(Exercise data)
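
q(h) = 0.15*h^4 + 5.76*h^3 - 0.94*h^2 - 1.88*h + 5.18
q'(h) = 0.6*h^3 + 17.28*h^2 - 1.88*h - 1.88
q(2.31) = 71.09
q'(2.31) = 93.38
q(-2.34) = -64.87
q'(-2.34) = 89.45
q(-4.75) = -548.05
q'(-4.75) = 332.63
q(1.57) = 23.11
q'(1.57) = 40.08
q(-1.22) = -4.05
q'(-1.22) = 25.04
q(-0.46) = 5.29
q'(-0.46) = 2.58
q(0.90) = 7.02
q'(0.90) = 10.86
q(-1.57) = -15.56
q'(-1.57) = 41.34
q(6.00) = 1398.62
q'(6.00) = 738.52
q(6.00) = 1398.62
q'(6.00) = 738.52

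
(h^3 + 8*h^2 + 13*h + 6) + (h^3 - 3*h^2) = 2*h^3 + 5*h^2 + 13*h + 6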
(End Exercise data)
» Task details
Could you set down exactly the lines above, from the one containing "q'(1.57) = 40.08" through the last, including both and nothing else?

» Answer box
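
q'(1.57) = 40.08
q(-1.22) = -4.05
q'(-1.22) = 25.04
q(-0.46) = 5.29
q'(-0.46) = 2.58
q(0.90) = 7.02
q'(0.90) = 10.86
q(-1.57) = -15.56
q'(-1.57) = 41.34
q(6.00) = 1398.62
q'(6.00) = 738.52
q(6.00) = 1398.62
q'(6.00) = 738.52

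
(h^3 + 8*h^2 + 13*h + 6) + (h^3 - 3*h^2) = 2*h^3 + 5*h^2 + 13*h + 6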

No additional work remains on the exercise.